▶ PROBLEM TO SOLVE: Set down the records that follow exactly and completely.

·····

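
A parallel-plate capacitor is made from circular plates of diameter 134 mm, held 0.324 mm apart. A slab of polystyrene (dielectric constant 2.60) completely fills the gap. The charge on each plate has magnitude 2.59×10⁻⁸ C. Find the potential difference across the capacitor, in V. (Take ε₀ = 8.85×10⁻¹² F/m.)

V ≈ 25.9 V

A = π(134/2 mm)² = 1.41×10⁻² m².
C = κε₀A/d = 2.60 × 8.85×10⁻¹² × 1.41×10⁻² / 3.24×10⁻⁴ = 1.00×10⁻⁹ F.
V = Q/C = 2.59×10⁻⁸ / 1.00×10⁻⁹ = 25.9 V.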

·····

▶ RESULT:
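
A parallel-plate capacitor is made from circular plates of diameter 134 mm, held 0.324 mm apart. A slab of polystyrene (dielectric constant 2.60) completely fills the gap. The charge on each plate has magnitude 2.59×10⁻⁸ C. Find the potential difference across the capacitor, in V. (Take ε₀ = 8.85×10⁻¹² F/m.)

V ≈ 25.9 V

A = π(134/2 mm)² = 1.41×10⁻² m².
C = κε₀A/d = 2.60 × 8.85×10⁻¹² × 1.41×10⁻² / 3.24×10⁻⁴ = 1.00×10⁻⁹ F.
V = Q/C = 2.59×10⁻⁸ / 1.00×10⁻⁹ = 25.9 V.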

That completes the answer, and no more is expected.